*Directions for this task*. Word for word, transcribe the lines from the one containing "Given z = 2.15" through the end of the entries, both included, and nothing else.

(Saved data entries)
____

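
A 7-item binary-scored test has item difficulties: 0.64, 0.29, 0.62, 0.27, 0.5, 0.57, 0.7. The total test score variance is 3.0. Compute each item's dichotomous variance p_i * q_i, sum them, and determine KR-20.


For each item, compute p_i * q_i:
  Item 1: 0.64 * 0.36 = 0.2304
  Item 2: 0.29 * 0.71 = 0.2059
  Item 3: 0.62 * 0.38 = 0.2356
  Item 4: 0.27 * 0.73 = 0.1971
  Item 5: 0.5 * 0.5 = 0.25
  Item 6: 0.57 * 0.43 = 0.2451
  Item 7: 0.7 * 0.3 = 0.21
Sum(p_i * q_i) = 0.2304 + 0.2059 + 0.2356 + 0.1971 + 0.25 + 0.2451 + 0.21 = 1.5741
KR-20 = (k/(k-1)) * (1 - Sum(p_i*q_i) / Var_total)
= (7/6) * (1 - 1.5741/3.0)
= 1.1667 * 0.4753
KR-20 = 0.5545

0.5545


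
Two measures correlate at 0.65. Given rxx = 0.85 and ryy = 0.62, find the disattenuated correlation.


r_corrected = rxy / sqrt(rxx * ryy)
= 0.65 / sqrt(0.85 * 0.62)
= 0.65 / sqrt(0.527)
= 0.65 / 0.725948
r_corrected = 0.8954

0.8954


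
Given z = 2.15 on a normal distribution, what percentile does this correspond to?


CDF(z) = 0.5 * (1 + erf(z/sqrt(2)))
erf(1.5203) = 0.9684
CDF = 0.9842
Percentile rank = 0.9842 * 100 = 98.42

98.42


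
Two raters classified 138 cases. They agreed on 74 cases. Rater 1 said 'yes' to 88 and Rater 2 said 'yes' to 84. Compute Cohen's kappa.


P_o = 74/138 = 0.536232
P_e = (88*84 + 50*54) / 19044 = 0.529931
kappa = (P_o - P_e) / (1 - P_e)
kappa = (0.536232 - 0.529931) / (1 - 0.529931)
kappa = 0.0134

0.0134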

____

*Reply to the task*.
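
Given z = 2.15 on a normal distribution, what percentile does this correspond to?


CDF(z) = 0.5 * (1 + erf(z/sqrt(2)))
erf(1.5203) = 0.9684
CDF = 0.9842
Percentile rank = 0.9842 * 100 = 98.42

98.42


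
Two raters classified 138 cases. They agreed on 74 cases. Rater 1 said 'yes' to 88 and Rater 2 said 'yes' to 84. Compute Cohen's kappa.


P_o = 74/138 = 0.536232
P_e = (88*84 + 50*54) / 19044 = 0.529931
kappa = (P_o - P_e) / (1 - P_e)
kappa = (0.536232 - 0.529931) / (1 - 0.529931)
kappa = 0.0134

0.0134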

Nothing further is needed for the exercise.